--- Material to process Enclosed Below ---

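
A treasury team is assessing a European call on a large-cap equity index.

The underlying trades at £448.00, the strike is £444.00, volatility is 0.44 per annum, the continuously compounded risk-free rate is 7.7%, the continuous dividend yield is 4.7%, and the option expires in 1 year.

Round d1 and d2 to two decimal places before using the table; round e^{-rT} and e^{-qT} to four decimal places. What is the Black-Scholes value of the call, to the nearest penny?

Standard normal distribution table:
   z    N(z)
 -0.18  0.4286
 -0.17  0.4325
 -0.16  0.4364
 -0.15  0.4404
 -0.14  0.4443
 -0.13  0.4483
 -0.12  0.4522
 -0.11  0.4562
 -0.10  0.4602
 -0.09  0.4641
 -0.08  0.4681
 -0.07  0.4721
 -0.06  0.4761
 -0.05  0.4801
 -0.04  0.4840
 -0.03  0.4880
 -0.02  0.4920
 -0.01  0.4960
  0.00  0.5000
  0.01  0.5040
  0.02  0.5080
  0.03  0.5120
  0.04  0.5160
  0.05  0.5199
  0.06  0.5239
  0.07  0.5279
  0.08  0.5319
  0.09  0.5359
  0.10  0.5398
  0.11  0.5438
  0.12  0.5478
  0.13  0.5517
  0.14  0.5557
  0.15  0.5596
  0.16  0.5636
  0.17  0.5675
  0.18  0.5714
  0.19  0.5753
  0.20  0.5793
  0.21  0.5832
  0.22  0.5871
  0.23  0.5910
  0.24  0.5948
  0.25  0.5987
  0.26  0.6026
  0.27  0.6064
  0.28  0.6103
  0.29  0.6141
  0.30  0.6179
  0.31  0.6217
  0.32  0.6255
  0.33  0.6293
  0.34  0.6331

σ√T = 0.44·√1 = 0.4400
ln(S/K) + (r − q + σ²/2)T = ln(448/444) + (0.077 − 0.047 + 0.44²/2)·1 = 0.0090 + 0.1268 = 0.1358
d₁ = 0.1358 / 0.4400 = 0.3086 ⇒ 0.31
d₂ = d₁ − σ√T = 0.3086 − 0.4400 = -0.1314 ⇒ -0.13
exp(−qT) = exp(−0.047·1) = 0.9541;  exp(−rT) = exp(−0.077·1) = 0.9259
N(d₁) = N(0.31) = 0.6217;  N(d₂) = N(-0.13) = 0.4483
C = 448·0.9541·0.6217 − 444·0.9259·0.4483 = 265.7375 − 184.2960 = 81.4415

£81.44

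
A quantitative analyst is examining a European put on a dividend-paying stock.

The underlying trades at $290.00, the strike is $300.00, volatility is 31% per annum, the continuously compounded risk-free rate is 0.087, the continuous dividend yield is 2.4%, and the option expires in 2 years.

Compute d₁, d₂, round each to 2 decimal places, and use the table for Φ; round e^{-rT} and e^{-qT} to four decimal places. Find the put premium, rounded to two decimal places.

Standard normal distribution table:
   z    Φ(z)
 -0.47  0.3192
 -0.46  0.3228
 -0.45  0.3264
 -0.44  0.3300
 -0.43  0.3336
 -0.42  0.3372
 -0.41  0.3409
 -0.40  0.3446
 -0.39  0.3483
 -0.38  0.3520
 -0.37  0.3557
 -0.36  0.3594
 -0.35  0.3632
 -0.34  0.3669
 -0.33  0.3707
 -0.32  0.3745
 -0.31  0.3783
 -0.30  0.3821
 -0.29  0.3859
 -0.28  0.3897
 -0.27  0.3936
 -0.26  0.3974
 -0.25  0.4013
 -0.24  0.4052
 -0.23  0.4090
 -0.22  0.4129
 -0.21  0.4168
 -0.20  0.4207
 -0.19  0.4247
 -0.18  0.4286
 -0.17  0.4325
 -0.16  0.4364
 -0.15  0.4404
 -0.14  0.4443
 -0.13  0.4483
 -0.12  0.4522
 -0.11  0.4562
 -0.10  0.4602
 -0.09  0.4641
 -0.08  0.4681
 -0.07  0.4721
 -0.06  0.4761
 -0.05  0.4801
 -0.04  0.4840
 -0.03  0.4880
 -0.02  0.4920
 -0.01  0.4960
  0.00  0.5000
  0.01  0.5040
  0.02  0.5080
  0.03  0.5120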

--- End of Enclosed Material to process ---

* [About this exercise]
Retype exactly the lines of the data above, starting at its first line and finishing with the line that has "A quantitative analyst" in it.

* [Response area]
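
A treasury team is assessing a European call on a large-cap equity index.

The underlying trades at £448.00, the strike is £444.00, volatility is 0.44 per annum, the continuously compounded risk-free rate is 7.7%, the continuous dividend yield is 4.7%, and the option expires in 1 year.

Round d1 and d2 to two decimal places before using the table; round e^{-rT} and e^{-qT} to four decimal places. What is the Black-Scholes value of the call, to the nearest penny?

Standard normal distribution table:
   z    N(z)
 -0.18  0.4286
 -0.17  0.4325
 -0.16  0.4364
 -0.15  0.4404
 -0.14  0.4443
 -0.13  0.4483
 -0.12  0.4522
 -0.11  0.4562
 -0.10  0.4602
 -0.09  0.4641
 -0.08  0.4681
 -0.07  0.4721
 -0.06  0.4761
 -0.05  0.4801
 -0.04  0.4840
 -0.03  0.4880
 -0.02  0.4920
 -0.01  0.4960
  0.00  0.5000
  0.01  0.5040
  0.02  0.5080
  0.03  0.5120
  0.04  0.5160
  0.05  0.5199
  0.06  0.5239
  0.07  0.5279
  0.08  0.5319
  0.09  0.5359
  0.10  0.5398
  0.11  0.5438
  0.12  0.5478
  0.13  0.5517
  0.14  0.5557
  0.15  0.5596
  0.16  0.5636
  0.17  0.5675
  0.18  0.5714
  0.19  0.5753
  0.20  0.5793
  0.21  0.5832
  0.22  0.5871
  0.23  0.5910
  0.24  0.5948
  0.25  0.5987
  0.26  0.6026
  0.27  0.6064
  0.28  0.6103
  0.29  0.6141
  0.30  0.6179
  0.31  0.6217
  0.32  0.6255
  0.33  0.6293
  0.34  0.6331

σ√T = 0.44·√1 = 0.4400
ln(S/K) + (r − q + σ²/2)T = ln(448/444) + (0.077 − 0.047 + 0.44²/2)·1 = 0.0090 + 0.1268 = 0.1358
d₁ = 0.1358 / 0.4400 = 0.3086 ⇒ 0.31
d₂ = d₁ − σ√T = 0.3086 − 0.4400 = -0.1314 ⇒ -0.13
exp(−qT) = exp(−0.047·1) = 0.9541;  exp(−rT) = exp(−0.077·1) = 0.9259
N(d₁) = N(0.31) = 0.6217;  N(d₂) = N(-0.13) = 0.4483
C = 448·0.9541·0.6217 − 444·0.9259·0.4483 = 265.7375 − 184.2960 = 81.4415

£81.44

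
A quantitative analyst is examining a European put on a dividend-paying stock.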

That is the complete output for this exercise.